PROBLEM REQUIREMENTS
Copy every entry below, exactly and in full.

______

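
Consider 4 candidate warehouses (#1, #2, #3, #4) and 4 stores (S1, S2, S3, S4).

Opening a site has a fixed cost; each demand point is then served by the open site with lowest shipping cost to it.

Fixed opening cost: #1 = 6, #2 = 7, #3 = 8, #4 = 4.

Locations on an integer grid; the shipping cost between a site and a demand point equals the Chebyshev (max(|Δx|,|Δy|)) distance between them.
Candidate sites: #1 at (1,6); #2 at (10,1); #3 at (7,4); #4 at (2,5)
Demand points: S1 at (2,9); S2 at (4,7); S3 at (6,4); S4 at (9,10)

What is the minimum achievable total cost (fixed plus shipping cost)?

Open {#4}: assign each demand point to its cheapest open site.
  S1→#4 4, S2→#4 2, S3→#4 4, S4→#4 7
  shipping cost 17, fixed 4 → total 21.
Compare {#3}: shipping cost 15 + fixed 8 = 23.
Compare {#1}: shipping cost 19 + fixed 6 = 25.
Compare {#3, #4}: shipping cost 13 + fixed 12 = 25.
All other subsets cost ≥ 23. Minimum total cost: 21.

21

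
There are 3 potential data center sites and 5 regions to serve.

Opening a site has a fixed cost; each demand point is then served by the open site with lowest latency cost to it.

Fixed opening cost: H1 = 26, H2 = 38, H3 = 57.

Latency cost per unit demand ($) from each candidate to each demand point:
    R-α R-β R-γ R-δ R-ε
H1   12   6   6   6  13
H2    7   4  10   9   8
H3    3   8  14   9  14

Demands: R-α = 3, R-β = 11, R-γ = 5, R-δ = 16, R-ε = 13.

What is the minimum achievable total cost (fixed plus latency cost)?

Open {H1, H2}: assign each demand point to its cheapest open site.
  R-α→H2 3×7=21, R-β→H2 11×4=44, R-γ→H1 5×6=30, R-δ→H1 16×6=96, R-ε→H2 13×8=104
  latency cost 295, fixed 64 → total 359.
Compare {H2}: latency cost 363 + fixed 38 = 401.
Compare {H1, H2, H3}: latency cost 283 + fixed 121 = 404.
Compare {H1}: latency cost 397 + fixed 26 = 423.
All other subsets cost ≥ 401. Minimum total cost: 359.

359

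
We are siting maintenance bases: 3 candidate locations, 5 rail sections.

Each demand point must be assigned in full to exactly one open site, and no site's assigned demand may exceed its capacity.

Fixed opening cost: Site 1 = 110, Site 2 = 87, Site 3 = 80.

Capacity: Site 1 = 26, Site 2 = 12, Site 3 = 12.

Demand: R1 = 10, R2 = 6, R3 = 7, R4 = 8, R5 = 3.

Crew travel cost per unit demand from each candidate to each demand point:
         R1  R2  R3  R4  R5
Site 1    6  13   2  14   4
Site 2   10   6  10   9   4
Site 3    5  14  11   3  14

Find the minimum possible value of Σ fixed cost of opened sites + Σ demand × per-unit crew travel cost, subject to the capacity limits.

Open {Site 1, Site 3}; cheapest assignment that respects the capacities:
  Site 1 (cap 26, load 26): R1, R2, R3, R5 — cost 10×6 + 6×13 + 7×2 + 3×4 = 164
  Site 3 (cap 12, load 8): R4 — cost 8×3 = 24
  Shipping 188, fixed 190 → total 378.
  Any other capacity-feasible assignment to {Site 1, Site 3} ships for at least 188.
Compare {Site 1, Site 2, Site 3}: its best feasible assignment gives total 423.
Compare {Site 1, Site 2}: its best feasible assignment gives total 431.
Every other set of open sites that can feasibly serve all demand totals ≥ 423 even under its best assignment. Minimum: 378.

378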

______

ANSWER TO THE PROBLEM
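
Consider 4 candidate warehouses (#1, #2, #3, #4) and 4 stores (S1, S2, S3, S4).

Opening a site has a fixed cost; each demand point is then served by the open site with lowest shipping cost to it.

Fixed opening cost: #1 = 6, #2 = 7, #3 = 8, #4 = 4.

Locations on an integer grid; the shipping cost between a site and a demand point equals the Chebyshev (max(|Δx|,|Δy|)) distance between them.
Candidate sites: #1 at (1,6); #2 at (10,1); #3 at (7,4); #4 at (2,5)
Demand points: S1 at (2,9); S2 at (4,7); S3 at (6,4); S4 at (9,10)

What is the minimum achievable total cost (fixed plus shipping cost)?

Open {#4}: assign each demand point to its cheapest open site.
  S1→#4 4, S2→#4 2, S3→#4 4, S4→#4 7
  shipping cost 17, fixed 4 → total 21.
Compare {#3}: shipping cost 15 + fixed 8 = 23.
Compare {#1}: shipping cost 19 + fixed 6 = 25.
Compare {#3, #4}: shipping cost 13 + fixed 12 = 25.
All other subsets cost ≥ 23. Minimum total cost: 21.

21

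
There are 3 potential data center sites and 5 regions to serve.

Opening a site has a fixed cost; each demand point is then served by the open site with lowest latency cost to it.

Fixed opening cost: H1 = 26, H2 = 38, H3 = 57.

Latency cost per unit demand ($) from each candidate to each demand point:
    R-α R-β R-γ R-δ R-ε
H1   12   6   6   6  13
H2    7   4  10   9   8
H3    3   8  14   9  14

Demands: R-α = 3, R-β = 11, R-γ = 5, R-δ = 16, R-ε = 13.

What is the minimum achievable total cost (fixed plus latency cost)?

Open {H1, H2}: assign each demand point to its cheapest open site.
  R-α→H2 3×7=21, R-β→H2 11×4=44, R-γ→H1 5×6=30, R-δ→H1 16×6=96, R-ε→H2 13×8=104
  latency cost 295, fixed 64 → total 359.
Compare {H2}: latency cost 363 + fixed 38 = 401.
Compare {H1, H2, H3}: latency cost 283 + fixed 121 = 404.
Compare {H1}: latency cost 397 + fixed 26 = 423.
All other subsets cost ≥ 401. Minimum total cost: 359.

359

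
We are siting maintenance bases: 3 candidate locations, 5 rail sections.

Each demand point must be assigned in full to exactly one open site, and no site's assigned demand may exceed its capacity.

Fixed opening cost: Site 1 = 110, Site 2 = 87, Site 3 = 80.

Capacity: Site 1 = 26, Site 2 = 12, Site 3 = 12.

Demand: R1 = 10, R2 = 6, R3 = 7, R4 = 8, R5 = 3.

Crew travel cost per unit demand from each candidate to each demand point:
         R1  R2  R3  R4  R5
Site 1    6  13   2  14   4
Site 2   10   6  10   9   4
Site 3    5  14  11   3  14

Find the minimum possible value of Σ fixed cost of opened sites + Σ demand × per-unit crew travel cost, subject to the capacity limits.

Open {Site 1, Site 3}; cheapest assignment that respects the capacities:
  Site 1 (cap 26, load 26): R1, R2, R3, R5 — cost 10×6 + 6×13 + 7×2 + 3×4 = 164
  Site 3 (cap 12, load 8): R4 — cost 8×3 = 24
  Shipping 188, fixed 190 → total 378.
  Any other capacity-feasible assignment to {Site 1, Site 3} ships for at least 188.
Compare {Site 1, Site 2, Site 3}: its best feasible assignment gives total 423.
Compare {Site 1, Site 2}: its best feasible assignment gives total 431.
Every other set of open sites that can feasibly serve all demand totals ≥ 423 even under its best assignment. Minimum: 378.

378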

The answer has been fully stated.